▸ **INFORMATION**
+===+

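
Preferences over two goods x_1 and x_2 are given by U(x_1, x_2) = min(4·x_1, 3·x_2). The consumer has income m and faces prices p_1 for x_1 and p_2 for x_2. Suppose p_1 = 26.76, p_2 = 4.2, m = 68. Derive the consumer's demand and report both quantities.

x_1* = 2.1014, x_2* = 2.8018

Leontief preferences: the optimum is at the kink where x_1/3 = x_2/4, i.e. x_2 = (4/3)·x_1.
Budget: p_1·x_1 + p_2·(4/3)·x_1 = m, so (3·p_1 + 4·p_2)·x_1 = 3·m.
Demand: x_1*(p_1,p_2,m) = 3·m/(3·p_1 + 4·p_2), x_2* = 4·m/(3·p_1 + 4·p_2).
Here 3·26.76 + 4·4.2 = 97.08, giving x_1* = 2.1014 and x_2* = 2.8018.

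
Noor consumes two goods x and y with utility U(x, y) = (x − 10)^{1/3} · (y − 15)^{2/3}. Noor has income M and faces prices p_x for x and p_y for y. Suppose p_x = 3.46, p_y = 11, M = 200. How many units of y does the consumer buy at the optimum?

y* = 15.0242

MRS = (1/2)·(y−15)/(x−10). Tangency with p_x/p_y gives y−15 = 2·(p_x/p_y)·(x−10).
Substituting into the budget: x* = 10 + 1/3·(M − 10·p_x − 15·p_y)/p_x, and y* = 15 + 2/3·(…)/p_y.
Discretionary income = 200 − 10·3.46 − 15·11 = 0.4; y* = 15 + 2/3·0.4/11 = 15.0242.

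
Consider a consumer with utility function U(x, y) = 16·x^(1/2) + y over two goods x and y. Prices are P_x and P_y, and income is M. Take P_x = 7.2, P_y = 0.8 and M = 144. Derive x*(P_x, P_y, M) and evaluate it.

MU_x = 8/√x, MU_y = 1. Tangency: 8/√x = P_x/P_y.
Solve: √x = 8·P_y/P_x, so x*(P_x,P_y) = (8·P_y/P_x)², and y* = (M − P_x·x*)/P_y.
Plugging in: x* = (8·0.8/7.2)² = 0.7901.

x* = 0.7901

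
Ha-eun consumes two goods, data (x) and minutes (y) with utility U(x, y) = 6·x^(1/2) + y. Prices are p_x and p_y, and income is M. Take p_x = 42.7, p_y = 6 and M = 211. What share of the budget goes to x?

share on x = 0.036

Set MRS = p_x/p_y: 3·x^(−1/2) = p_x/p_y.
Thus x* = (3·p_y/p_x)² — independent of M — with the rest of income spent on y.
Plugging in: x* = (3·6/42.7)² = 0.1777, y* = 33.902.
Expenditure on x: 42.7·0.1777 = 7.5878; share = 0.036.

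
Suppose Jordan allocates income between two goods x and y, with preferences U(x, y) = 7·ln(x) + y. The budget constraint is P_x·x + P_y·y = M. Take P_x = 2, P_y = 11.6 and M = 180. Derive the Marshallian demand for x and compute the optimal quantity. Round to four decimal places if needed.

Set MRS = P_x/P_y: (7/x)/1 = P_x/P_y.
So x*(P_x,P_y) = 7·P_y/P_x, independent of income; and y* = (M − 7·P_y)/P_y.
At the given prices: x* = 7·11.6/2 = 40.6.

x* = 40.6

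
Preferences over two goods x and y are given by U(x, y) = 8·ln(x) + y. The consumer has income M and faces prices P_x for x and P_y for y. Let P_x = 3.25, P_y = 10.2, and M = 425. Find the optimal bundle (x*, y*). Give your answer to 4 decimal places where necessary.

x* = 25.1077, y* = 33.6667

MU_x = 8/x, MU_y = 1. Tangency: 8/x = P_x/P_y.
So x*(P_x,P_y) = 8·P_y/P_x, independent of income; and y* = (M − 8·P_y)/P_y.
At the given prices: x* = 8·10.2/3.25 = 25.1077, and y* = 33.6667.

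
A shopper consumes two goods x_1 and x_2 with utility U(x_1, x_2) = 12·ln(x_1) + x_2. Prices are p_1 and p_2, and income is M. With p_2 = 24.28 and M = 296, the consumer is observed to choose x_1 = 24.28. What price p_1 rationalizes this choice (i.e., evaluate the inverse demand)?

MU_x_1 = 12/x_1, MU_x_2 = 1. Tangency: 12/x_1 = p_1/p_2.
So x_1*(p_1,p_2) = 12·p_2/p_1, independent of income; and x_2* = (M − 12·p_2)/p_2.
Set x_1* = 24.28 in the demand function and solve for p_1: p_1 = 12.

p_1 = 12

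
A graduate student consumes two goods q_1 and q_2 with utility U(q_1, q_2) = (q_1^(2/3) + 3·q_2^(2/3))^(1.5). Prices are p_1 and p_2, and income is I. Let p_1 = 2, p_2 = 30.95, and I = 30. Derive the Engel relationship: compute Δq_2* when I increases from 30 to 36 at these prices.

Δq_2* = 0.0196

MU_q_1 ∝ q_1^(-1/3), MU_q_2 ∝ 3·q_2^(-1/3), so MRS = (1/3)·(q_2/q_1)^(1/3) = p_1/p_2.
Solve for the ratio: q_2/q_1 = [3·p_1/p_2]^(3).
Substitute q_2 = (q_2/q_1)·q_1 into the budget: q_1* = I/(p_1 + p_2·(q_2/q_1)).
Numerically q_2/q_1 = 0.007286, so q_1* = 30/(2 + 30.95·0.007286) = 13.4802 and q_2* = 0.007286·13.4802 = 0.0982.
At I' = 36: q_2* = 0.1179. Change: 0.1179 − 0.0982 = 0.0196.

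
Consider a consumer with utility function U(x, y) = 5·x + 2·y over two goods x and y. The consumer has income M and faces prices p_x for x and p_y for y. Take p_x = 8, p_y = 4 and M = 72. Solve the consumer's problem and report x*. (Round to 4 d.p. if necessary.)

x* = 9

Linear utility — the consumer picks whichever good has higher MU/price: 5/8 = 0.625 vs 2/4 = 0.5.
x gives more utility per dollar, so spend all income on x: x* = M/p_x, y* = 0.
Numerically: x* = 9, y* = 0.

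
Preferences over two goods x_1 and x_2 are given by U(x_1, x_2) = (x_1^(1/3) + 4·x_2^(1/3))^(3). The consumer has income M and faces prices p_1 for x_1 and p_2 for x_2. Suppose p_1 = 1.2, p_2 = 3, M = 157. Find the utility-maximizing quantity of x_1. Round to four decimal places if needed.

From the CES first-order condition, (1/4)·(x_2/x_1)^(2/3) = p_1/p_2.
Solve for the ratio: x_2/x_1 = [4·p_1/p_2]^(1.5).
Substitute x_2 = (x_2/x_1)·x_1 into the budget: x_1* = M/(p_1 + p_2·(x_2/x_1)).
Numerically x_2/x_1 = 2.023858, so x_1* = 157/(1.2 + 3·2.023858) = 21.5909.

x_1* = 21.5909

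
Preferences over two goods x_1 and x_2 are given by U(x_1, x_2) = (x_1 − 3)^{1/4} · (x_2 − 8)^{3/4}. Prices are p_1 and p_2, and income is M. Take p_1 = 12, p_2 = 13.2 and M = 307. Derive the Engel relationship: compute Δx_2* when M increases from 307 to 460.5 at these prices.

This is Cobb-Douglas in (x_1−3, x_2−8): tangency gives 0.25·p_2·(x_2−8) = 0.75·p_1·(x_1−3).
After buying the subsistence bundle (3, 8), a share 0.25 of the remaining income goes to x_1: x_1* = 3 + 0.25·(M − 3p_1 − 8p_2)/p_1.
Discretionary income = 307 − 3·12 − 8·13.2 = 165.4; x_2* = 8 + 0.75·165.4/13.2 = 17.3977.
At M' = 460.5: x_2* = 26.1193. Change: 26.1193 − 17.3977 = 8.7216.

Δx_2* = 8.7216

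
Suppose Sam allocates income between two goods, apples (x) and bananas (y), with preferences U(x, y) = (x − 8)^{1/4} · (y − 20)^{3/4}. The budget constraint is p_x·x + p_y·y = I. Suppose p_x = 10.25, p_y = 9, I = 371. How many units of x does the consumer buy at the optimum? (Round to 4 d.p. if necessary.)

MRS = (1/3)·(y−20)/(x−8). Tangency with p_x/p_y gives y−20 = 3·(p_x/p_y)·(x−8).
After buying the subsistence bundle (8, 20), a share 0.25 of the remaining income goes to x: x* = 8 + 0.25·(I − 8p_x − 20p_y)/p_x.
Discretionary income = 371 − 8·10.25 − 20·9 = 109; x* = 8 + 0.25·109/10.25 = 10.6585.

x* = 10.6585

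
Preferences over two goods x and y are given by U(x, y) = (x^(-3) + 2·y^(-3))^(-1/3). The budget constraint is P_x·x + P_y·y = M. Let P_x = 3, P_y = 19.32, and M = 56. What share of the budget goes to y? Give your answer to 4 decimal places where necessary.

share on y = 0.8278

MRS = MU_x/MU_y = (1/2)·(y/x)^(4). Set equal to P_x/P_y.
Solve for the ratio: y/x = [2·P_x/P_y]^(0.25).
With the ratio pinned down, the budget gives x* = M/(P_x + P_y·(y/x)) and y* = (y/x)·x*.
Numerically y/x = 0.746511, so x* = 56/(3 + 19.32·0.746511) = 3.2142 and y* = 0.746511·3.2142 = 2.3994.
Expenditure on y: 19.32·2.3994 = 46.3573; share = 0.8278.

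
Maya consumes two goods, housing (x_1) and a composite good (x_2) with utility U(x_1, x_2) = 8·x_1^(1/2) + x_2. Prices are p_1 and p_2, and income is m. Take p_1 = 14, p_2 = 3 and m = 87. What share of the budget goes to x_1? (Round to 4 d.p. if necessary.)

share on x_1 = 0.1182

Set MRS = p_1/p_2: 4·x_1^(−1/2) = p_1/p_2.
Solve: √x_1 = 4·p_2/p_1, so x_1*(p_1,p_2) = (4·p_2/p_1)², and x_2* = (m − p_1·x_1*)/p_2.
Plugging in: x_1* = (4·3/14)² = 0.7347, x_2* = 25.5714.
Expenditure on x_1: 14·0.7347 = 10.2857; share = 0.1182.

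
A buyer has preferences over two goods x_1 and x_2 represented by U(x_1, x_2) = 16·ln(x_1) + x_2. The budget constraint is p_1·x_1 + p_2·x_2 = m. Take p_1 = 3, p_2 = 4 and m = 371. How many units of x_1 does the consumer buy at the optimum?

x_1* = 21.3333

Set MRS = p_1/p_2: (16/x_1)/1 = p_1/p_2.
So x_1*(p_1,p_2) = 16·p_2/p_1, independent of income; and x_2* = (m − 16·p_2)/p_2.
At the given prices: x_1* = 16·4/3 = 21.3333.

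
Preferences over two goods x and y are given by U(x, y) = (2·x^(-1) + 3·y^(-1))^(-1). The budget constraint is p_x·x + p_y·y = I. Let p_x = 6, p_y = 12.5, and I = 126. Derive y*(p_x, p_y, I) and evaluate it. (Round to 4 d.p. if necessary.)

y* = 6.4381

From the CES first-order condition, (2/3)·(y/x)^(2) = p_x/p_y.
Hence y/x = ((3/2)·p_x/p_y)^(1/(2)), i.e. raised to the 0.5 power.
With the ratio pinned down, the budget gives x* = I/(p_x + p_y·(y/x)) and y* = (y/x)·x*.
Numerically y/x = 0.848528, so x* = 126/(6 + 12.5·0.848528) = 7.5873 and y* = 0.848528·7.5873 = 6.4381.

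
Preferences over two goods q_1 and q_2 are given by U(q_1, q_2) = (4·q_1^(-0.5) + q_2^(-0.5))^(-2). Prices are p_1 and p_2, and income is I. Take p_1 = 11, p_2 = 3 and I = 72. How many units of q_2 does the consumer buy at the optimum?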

+===+

▸ **TASK DETAILS**
Produce an exact copy of each line from the one holding "it. (Round to 4 d.p. if necessary.)" through the last line of the records, both included, and nothing more.

▸ **OUTPUT FOR THIS EXERCISE**
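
Preferences over two goods x and y are given by U(x, y) = (2·x^(-1) + 3·y^(-1))^(-1). The budget constraint is p_x·x + p_y·y = I. Let p_x = 6, p_y = 12.5, and I = 126. Derive y*(p_x, p_y, I) and evaluate it. (Round to 4 d.p. if necessary.)

y* = 6.4381

From the CES first-order condition, (2/3)·(y/x)^(2) = p_x/p_y.
Hence y/x = ((3/2)·p_x/p_y)^(1/(2)), i.e. raised to the 0.5 power.
With the ratio pinned down, the budget gives x* = I/(p_x + p_y·(y/x)) and y* = (y/x)·x*.
Numerically y/x = 0.848528, so x* = 126/(6 + 12.5·0.848528) = 7.5873 and y* = 0.848528·7.5873 = 6.4381.

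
Preferences over two goods q_1 and q_2 are given by U(q_1, q_2) = (4·q_1^(-0.5) + q_2^(-0.5))^(-2). Prices are p_1 and p_2, and income is I. Take p_1 = 11, p_2 = 3 and I = 72. How many units of q_2 does the consumer buy at the optimum?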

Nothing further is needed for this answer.